DIRECTIONS - What lines of the data below hold the string "function"? Copy each one.

══ PROVIDED MATERIAL

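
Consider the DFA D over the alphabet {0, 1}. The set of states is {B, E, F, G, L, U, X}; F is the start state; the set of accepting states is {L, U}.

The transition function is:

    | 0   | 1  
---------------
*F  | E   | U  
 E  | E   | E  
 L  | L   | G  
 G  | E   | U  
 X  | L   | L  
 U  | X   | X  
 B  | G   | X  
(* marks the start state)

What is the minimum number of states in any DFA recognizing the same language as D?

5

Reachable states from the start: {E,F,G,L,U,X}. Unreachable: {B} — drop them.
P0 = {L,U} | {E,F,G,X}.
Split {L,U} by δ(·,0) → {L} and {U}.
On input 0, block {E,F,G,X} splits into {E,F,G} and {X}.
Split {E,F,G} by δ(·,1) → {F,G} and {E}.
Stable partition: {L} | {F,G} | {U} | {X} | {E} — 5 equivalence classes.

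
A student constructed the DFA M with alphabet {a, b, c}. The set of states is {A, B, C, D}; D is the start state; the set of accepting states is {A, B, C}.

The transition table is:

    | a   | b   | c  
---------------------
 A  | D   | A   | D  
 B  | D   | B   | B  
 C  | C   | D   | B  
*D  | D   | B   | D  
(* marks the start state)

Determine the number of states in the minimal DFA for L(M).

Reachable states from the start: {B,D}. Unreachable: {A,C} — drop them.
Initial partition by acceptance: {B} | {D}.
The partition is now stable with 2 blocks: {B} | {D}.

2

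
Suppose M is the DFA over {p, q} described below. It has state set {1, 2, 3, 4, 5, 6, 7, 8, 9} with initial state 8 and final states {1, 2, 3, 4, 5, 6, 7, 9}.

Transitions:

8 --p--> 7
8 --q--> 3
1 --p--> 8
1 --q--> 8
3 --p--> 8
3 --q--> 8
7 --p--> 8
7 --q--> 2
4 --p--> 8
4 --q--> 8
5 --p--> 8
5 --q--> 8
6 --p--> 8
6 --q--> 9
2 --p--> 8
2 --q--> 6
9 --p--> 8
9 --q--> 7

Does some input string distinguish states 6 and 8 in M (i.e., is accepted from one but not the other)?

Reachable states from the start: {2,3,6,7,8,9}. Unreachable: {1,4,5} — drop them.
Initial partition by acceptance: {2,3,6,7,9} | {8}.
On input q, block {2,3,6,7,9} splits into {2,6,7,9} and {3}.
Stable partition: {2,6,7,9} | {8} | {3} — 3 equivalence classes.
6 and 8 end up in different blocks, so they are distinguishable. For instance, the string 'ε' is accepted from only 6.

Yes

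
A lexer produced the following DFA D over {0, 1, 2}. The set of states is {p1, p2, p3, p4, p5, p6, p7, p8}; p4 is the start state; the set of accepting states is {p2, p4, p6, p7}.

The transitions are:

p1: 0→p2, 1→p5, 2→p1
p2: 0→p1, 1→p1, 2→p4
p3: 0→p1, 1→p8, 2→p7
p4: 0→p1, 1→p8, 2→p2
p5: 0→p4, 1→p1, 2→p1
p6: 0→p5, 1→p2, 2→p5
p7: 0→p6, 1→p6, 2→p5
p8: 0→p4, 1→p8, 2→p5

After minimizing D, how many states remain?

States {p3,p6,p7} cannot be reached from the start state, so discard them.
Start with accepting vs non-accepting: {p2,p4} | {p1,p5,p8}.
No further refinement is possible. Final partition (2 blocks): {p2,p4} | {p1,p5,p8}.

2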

════
══ PROVIDED MATERIAL

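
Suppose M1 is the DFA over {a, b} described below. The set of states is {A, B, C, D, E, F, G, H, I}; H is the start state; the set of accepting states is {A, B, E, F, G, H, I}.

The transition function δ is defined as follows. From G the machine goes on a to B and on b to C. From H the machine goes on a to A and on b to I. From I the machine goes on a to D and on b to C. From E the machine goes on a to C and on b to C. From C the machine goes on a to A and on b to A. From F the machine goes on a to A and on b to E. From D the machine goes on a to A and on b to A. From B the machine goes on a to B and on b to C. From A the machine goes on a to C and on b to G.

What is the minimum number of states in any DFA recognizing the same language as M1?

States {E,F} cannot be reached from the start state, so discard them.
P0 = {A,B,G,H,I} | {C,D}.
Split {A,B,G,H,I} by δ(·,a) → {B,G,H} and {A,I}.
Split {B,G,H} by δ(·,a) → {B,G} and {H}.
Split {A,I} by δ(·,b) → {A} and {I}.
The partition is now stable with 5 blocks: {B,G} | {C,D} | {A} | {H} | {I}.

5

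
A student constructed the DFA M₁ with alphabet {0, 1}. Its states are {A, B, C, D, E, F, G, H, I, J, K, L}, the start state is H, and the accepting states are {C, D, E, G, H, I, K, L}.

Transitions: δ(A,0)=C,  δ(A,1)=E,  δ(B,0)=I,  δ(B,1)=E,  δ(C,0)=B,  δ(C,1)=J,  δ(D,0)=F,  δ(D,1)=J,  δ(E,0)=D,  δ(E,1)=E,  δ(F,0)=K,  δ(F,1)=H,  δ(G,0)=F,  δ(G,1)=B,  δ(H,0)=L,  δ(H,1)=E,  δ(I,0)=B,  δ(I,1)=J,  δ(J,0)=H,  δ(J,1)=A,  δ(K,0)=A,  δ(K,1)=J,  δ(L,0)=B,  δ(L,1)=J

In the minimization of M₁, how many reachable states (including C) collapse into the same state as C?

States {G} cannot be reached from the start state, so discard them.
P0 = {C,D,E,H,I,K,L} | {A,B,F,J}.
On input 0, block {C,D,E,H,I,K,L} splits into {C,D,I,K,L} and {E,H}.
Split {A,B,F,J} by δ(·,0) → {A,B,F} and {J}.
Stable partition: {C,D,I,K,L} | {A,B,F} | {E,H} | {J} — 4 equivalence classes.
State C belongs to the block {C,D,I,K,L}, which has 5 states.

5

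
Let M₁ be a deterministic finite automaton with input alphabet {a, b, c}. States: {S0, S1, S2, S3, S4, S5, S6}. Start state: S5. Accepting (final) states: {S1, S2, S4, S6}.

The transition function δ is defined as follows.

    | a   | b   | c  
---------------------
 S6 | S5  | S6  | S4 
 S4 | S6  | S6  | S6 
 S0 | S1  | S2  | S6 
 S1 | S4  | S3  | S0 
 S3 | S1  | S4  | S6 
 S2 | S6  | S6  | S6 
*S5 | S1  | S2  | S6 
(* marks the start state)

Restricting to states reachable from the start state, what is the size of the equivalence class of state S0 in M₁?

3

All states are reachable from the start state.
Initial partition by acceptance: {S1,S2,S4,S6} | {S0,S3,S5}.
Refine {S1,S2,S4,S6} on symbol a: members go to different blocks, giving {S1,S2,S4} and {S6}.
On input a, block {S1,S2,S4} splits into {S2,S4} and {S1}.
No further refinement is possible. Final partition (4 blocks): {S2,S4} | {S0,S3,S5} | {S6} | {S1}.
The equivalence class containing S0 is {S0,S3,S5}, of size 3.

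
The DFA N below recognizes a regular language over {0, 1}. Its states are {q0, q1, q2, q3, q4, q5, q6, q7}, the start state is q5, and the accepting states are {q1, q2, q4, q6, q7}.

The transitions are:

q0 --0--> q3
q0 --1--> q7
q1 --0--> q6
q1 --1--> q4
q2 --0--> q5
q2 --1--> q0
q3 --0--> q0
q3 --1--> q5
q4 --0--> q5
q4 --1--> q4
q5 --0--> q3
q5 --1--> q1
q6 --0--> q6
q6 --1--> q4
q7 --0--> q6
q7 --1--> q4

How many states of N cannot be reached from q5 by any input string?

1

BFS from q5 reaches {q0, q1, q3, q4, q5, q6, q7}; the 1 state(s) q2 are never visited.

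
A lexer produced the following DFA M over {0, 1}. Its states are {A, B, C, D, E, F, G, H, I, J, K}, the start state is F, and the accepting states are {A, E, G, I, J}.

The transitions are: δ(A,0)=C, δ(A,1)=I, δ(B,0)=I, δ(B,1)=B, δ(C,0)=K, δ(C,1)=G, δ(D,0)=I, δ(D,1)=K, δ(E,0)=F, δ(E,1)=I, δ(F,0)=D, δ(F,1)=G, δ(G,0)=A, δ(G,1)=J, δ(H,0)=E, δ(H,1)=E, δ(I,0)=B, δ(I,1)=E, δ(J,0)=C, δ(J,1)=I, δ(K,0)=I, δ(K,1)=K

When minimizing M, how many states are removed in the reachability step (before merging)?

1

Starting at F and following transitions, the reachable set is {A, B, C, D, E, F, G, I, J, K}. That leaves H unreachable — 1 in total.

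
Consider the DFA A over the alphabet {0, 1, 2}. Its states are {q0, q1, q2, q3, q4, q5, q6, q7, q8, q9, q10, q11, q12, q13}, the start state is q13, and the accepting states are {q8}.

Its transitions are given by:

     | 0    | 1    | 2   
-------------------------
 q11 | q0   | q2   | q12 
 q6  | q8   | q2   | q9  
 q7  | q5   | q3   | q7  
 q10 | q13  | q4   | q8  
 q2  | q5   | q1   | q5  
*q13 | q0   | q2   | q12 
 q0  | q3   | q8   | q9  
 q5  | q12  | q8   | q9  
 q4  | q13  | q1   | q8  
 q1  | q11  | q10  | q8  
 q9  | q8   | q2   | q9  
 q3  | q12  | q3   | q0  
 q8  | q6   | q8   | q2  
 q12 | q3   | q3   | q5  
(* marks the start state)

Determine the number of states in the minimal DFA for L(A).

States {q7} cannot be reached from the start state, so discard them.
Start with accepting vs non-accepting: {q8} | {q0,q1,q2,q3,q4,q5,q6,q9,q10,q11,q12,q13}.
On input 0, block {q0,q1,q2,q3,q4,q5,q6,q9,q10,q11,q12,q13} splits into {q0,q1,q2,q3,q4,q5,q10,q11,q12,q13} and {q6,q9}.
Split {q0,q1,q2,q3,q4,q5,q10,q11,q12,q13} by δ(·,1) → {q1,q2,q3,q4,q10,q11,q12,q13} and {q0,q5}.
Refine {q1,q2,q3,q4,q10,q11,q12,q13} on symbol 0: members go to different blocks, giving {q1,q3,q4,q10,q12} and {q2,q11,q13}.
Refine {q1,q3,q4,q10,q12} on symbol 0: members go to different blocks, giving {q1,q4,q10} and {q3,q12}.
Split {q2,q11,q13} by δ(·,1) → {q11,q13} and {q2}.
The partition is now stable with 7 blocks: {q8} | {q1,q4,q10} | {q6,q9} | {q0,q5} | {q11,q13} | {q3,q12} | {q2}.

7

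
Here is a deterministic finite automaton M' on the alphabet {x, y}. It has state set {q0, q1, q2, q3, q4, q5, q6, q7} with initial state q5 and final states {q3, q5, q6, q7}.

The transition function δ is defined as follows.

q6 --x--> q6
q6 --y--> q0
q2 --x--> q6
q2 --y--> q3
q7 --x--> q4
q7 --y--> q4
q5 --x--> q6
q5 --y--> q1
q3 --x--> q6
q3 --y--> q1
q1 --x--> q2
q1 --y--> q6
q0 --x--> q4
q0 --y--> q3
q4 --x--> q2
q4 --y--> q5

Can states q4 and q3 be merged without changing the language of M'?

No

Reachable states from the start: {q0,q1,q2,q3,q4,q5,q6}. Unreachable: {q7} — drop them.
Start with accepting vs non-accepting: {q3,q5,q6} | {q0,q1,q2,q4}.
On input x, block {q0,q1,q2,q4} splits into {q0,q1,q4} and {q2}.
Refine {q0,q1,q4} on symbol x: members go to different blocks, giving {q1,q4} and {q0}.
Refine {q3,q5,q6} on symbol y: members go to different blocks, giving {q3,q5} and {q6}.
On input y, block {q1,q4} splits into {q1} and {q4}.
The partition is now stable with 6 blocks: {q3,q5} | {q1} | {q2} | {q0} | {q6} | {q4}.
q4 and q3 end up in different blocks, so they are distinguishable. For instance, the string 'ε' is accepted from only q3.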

════

RESULT OF THIS TASK -
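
The transition function is:
The transition function δ is defined as follows. From G the machine goes on a to B and on b to C. From H the machine goes on a to A and on b to I. From I the machine goes on a to D and on b to C. From E the machine goes on a to C and on b to C. From C the machine goes on a to A and on b to A. From F the machine goes on a to A and on b to E. From D the machine goes on a to A and on b to A. From B the machine goes on a to B and on b to C. From A the machine goes on a to C and on b to G.
The transition function δ is defined as follows.
The transition function δ is defined as follows.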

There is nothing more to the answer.